Give every entry again precisely as it appears.

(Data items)
-- -- --

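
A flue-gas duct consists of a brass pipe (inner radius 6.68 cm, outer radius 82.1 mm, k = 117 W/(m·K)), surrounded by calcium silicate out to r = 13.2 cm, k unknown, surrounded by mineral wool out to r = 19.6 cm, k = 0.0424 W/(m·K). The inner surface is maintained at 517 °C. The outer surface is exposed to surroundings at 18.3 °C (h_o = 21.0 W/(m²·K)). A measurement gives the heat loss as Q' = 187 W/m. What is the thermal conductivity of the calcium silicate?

ΣR = ΔT/Q' = |517 − 18.3|/187 = 2.667 m·K/W
Known resistances:
  R'_brass = ln(0.0821/0.0668)/(2πk) = 0.2062/(2π·117) = 2.805×10^-4 m·K/W
  R'_mineral wool = ln(0.196/0.132)/(2πk) = 0.3953/(2π·0.0424) = 1.484 m·K/W
  R'_conv,out = 1/(2πr h) = 1/(2π·0.196·21.0) = 0.03867 m·K/W
R_calcium silicate = ΣR − ΣR_known = 2.667 − 1.523 = 1.144 m·K/W
ln(r₂/r₁)/(2πk) = 1.144 ⇒ k = 0.4749/(2π·1.144) = 0.0661 W/m·K

k = 0.0661 W/m·K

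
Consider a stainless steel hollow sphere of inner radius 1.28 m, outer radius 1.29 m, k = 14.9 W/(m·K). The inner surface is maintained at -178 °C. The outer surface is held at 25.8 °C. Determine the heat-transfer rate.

Q = 6300 kW

Q = 4πk·ΔT/(1/r₁ − 1/r₂) = 4π × 14.9 × 203.8 / (1/1.28 − 1/1.29) = 6.30×10^6 W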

-- -- --

_Your solution_:
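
A flue-gas duct consists of a brass pipe (inner radius 6.68 cm, outer radius 82.1 mm, k = 117 W/(m·K)), surrounded by calcium silicate out to r = 13.2 cm, k unknown, surrounded by mineral wool out to r = 19.6 cm, k = 0.0424 W/(m·K). The inner surface is maintained at 517 °C. The outer surface is exposed to surroundings at 18.3 °C (h_o = 21.0 W/(m²·K)). A measurement gives the heat loss as Q' = 187 W/m. What is the thermal conductivity of the calcium silicate?

ΣR = ΔT/Q' = |517 − 18.3|/187 = 2.667 m·K/W
Known resistances:
  R'_brass = ln(0.0821/0.0668)/(2πk) = 0.2062/(2π·117) = 2.805×10^-4 m·K/W
  R'_mineral wool = ln(0.196/0.132)/(2πk) = 0.3953/(2π·0.0424) = 1.484 m·K/W
  R'_conv,out = 1/(2πr h) = 1/(2π·0.196·21.0) = 0.03867 m·K/W
R_calcium silicate = ΣR − ΣR_known = 2.667 − 1.523 = 1.144 m·K/W
ln(r₂/r₁)/(2πk) = 1.144 ⇒ k = 0.4749/(2π·1.144) = 0.0661 W/m·K

k = 0.0661 W/m·K

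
Consider a stainless steel hollow sphere of inner radius 1.28 m, outer radius 1.29 m, k = 14.9 W/(m·K). The inner surface is maintained at -178 °C. The outer surface is held at 25.8 °C. Determine the heat-transfer rate.

Q = 6300 kW

Q = 4πk·ΔT/(1/r₁ − 1/r₂) = 4π × 14.9 × 203.8 / (1/1.28 − 1/1.29) = 6.30×10^6 W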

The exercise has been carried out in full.